## What you have to do
A verbatim reproduction of the lines below, from the line containing "(d) the number" through the line containing "(e) Exception (a)", both ends included, is the whole required output.

Stored data entries:
▼
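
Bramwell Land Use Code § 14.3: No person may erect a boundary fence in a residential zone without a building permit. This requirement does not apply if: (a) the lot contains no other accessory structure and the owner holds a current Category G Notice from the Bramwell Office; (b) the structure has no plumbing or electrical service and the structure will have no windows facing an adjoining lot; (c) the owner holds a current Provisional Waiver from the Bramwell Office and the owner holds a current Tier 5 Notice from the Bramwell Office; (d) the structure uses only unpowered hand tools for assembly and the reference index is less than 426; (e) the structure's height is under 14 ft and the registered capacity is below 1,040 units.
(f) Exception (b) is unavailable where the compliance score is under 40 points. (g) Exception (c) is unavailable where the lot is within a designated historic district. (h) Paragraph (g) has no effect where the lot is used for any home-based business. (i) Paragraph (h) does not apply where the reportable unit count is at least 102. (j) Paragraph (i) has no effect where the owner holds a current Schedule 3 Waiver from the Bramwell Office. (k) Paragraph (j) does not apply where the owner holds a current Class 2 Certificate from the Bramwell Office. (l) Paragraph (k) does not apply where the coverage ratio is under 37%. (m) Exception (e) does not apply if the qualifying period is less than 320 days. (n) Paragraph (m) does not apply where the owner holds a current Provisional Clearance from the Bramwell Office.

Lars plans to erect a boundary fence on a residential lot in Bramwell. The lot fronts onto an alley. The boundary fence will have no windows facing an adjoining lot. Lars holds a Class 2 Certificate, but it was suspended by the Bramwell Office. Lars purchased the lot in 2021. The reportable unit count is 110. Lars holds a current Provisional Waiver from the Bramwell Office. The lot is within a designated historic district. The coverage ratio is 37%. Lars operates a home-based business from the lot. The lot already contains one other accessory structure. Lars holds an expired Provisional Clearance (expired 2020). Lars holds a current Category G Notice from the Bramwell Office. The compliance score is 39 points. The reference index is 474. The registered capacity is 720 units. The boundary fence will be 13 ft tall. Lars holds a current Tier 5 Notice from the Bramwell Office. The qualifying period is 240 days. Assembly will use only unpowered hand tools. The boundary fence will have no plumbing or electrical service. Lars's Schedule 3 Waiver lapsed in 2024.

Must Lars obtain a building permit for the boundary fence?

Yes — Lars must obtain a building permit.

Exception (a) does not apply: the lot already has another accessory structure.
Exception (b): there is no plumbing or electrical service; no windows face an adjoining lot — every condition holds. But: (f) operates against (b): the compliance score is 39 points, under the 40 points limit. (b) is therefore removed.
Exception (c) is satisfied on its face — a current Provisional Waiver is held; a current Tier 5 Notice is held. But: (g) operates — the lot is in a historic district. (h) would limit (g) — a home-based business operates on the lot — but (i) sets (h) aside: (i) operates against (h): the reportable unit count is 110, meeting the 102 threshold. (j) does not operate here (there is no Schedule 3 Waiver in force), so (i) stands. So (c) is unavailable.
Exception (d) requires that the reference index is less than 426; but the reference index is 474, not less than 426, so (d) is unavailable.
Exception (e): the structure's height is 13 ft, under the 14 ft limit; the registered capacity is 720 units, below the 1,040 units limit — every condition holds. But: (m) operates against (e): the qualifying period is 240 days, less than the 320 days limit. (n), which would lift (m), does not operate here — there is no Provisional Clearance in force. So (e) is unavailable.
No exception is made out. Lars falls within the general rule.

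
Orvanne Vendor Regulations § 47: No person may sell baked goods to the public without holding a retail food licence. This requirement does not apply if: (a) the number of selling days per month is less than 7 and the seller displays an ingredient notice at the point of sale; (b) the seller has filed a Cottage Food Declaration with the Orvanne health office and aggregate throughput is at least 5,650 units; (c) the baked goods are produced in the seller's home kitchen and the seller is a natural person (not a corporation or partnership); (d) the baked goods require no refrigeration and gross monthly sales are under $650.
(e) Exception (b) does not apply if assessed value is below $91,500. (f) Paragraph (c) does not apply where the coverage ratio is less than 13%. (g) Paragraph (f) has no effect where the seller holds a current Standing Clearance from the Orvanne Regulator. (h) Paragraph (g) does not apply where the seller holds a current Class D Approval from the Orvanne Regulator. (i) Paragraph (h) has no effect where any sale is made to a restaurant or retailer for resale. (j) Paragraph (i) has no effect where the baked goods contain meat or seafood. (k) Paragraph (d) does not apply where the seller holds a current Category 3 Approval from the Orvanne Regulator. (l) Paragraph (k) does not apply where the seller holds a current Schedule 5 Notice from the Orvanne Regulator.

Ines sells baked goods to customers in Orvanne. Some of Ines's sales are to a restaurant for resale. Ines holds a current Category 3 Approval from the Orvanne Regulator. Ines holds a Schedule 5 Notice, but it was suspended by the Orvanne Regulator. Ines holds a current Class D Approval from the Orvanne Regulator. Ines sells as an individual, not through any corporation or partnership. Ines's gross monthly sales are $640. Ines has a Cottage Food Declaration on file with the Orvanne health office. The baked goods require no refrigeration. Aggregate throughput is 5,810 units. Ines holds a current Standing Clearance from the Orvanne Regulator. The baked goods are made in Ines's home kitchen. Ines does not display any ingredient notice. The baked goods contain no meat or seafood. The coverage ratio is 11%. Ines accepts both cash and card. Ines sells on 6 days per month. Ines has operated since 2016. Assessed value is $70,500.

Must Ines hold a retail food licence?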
▲
▼
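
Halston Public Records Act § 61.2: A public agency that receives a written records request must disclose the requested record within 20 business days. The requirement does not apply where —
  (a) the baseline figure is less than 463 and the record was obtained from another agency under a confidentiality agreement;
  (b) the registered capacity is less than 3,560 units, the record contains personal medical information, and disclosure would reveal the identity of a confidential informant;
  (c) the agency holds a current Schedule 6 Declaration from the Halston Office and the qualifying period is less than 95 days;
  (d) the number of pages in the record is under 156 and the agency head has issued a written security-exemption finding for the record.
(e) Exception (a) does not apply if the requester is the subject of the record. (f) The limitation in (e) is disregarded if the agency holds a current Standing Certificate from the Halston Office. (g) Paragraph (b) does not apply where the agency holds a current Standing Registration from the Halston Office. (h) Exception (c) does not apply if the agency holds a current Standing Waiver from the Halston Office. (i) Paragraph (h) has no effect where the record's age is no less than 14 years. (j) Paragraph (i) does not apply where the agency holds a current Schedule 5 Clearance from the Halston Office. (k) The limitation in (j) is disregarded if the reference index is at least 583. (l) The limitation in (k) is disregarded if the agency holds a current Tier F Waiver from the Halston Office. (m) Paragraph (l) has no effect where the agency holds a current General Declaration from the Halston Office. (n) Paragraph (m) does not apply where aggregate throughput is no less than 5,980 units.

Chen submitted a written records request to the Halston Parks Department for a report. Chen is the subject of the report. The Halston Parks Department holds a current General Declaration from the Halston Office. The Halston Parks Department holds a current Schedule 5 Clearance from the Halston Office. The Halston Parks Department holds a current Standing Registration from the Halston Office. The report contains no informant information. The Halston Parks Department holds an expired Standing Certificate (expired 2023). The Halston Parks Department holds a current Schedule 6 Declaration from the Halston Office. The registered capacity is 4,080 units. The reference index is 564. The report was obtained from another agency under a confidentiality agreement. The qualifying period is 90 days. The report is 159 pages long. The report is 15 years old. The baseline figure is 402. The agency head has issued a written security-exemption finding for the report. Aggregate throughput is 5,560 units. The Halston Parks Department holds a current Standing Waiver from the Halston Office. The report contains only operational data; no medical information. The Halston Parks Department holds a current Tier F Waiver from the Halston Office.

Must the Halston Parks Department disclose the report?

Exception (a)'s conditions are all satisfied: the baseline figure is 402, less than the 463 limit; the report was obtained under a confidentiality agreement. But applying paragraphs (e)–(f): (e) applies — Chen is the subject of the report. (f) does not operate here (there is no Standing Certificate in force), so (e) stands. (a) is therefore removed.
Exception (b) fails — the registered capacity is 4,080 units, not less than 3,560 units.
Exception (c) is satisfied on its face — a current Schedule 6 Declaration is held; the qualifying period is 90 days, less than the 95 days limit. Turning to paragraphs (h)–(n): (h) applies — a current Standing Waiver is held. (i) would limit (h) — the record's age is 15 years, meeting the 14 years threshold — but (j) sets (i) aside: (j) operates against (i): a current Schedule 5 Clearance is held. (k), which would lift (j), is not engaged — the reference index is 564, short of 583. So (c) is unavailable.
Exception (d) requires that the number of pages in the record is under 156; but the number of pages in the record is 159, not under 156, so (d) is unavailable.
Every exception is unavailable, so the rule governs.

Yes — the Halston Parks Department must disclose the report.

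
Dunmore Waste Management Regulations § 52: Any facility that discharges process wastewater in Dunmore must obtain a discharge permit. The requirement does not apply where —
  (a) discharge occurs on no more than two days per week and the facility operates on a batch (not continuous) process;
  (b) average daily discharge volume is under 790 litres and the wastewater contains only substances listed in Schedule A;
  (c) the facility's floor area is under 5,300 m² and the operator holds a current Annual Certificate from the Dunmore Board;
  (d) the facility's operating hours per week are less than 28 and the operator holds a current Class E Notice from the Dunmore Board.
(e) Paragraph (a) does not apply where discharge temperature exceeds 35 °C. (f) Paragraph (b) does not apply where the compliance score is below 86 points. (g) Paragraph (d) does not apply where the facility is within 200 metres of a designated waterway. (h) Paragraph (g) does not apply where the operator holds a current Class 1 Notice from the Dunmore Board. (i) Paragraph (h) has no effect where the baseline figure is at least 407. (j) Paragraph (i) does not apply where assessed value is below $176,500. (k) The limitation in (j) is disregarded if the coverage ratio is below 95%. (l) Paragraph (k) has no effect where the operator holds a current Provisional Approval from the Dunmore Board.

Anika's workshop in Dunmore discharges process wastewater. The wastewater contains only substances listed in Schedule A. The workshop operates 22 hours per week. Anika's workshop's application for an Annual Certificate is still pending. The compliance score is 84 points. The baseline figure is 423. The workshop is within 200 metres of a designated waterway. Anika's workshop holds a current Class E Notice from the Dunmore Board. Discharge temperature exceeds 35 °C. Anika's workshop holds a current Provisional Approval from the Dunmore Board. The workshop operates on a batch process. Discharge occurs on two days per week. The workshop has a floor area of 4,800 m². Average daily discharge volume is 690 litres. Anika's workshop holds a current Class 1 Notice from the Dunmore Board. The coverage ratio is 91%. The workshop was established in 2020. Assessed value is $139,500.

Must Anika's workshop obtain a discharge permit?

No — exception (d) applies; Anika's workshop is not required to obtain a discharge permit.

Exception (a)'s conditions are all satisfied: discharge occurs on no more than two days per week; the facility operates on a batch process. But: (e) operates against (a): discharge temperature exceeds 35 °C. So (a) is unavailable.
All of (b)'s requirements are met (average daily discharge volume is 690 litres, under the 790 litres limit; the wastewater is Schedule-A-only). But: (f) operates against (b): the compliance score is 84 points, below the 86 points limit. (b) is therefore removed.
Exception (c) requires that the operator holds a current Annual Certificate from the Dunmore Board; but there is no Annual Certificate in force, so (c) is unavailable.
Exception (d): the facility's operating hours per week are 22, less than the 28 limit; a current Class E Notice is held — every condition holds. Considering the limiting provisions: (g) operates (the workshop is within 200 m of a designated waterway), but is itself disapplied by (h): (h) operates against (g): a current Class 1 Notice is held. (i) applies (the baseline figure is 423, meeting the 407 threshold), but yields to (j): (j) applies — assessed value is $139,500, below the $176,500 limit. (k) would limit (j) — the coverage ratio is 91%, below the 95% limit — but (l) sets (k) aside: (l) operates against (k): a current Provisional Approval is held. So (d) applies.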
▲
## Solution for this exercise
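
  (d) the number of pages in the record is under 156 and the agency head has issued a written security-exemption finding for the record.
(e) Exception (a) does not apply if the requester is the subject of the record. (f) The limitation in (e) is disregarded if the agency holds a current Standing Certificate from the Halston Office. (g) Paragraph (b) does not apply where the agency holds a current Standing Registration from the Halston Office. (h) Exception (c) does not apply if the agency holds a current Standing Waiver from the Halston Office. (i) Paragraph (h) has no effect where the record's age is no less than 14 years. (j) Paragraph (i) does not apply where the agency holds a current Schedule 5 Clearance from the Halston Office. (k) The limitation in (j) is disregarded if the reference index is at least 583. (l) The limitation in (k) is disregarded if the agency holds a current Tier F Waiver from the Halston Office. (m) Paragraph (l) has no effect where the agency holds a current General Declaration from the Halston Office. (n) Paragraph (m) does not apply where aggregate throughput is no less than 5,980 units.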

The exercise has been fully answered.